EXERCISE DETAILS »
The answer must restate every record word for word.

[Opening DATA IN THIS EXERCISE section]

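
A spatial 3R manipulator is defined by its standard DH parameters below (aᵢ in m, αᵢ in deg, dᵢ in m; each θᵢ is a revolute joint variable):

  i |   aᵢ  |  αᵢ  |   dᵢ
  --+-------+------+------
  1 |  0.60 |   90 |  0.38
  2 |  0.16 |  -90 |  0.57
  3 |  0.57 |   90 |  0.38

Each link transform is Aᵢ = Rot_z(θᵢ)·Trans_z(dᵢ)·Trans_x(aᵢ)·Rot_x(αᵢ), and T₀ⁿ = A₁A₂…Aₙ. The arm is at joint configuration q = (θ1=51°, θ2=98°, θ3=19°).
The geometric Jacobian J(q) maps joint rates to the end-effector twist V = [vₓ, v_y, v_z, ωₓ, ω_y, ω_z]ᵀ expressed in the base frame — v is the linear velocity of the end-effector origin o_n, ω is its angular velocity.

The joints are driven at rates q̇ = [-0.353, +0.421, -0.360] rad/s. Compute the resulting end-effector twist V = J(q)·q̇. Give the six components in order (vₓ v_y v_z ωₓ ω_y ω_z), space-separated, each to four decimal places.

o_n = [0.3783, -0.1437, 1.0193]
J₁: ẑ×o_n = [0.1437, 0.3783, -0.0000], ω = ẑ
J2: z=[0.7771, -0.6293, 0.0000] o=[0.3776, 0.4663, 0.3800] → [-0.4023, -0.4968, -0.4736, 0.7771, -0.6293, 0.0000]
J3: z=[-0.6232, -0.7696, -0.1392] o=[0.8066, 0.0903, 0.5384] → [-0.4026, 0.3592, -0.1838, -0.6232, -0.7696, -0.1392]
V = J·q̇ = [-0.0752, -0.4720, -0.1332, 0.5515, 0.0121, -0.3029]

-0.0752 -0.4720 -0.1332 0.5515 0.0121 -0.3029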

[Closing DATA IN THIS EXERCISE section]

EXERCISE ANSWER »
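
A spatial 3R manipulator is defined by its standard DH parameters below (aᵢ in m, αᵢ in deg, dᵢ in m; each θᵢ is a revolute joint variable):

  i |   aᵢ  |  αᵢ  |   dᵢ
  --+-------+------+------
  1 |  0.60 |   90 |  0.38
  2 |  0.16 |  -90 |  0.57
  3 |  0.57 |   90 |  0.38

Each link transform is Aᵢ = Rot_z(θᵢ)·Trans_z(dᵢ)·Trans_x(aᵢ)·Rot_x(αᵢ), and T₀ⁿ = A₁A₂…Aₙ. The arm is at joint configuration q = (θ1=51°, θ2=98°, θ3=19°).
The geometric Jacobian J(q) maps joint rates to the end-effector twist V = [vₓ, v_y, v_z, ωₓ, ω_y, ω_z]ᵀ expressed in the base frame — v is the linear velocity of the end-effector origin o_n, ω is its angular velocity.

The joints are driven at rates q̇ = [-0.353, +0.421, -0.360] rad/s. Compute the resulting end-effector twist V = J(q)·q̇. Give the six components in order (vₓ v_y v_z ωₓ ω_y ω_z), space-separated, each to four decimal places.

o_n = [0.3783, -0.1437, 1.0193]
J₁: ẑ×o_n = [0.1437, 0.3783, -0.0000], ω = ẑ
J2: z=[0.7771, -0.6293, 0.0000] o=[0.3776, 0.4663, 0.3800] → [-0.4023, -0.4968, -0.4736, 0.7771, -0.6293, 0.0000]
J3: z=[-0.6232, -0.7696, -0.1392] o=[0.8066, 0.0903, 0.5384] → [-0.4026, 0.3592, -0.1838, -0.6232, -0.7696, -0.1392]
V = J·q̇ = [-0.0752, -0.4720, -0.1332, 0.5515, 0.0121, -0.3029]

-0.0752 -0.4720 -0.1332 0.5515 0.0121 -0.3029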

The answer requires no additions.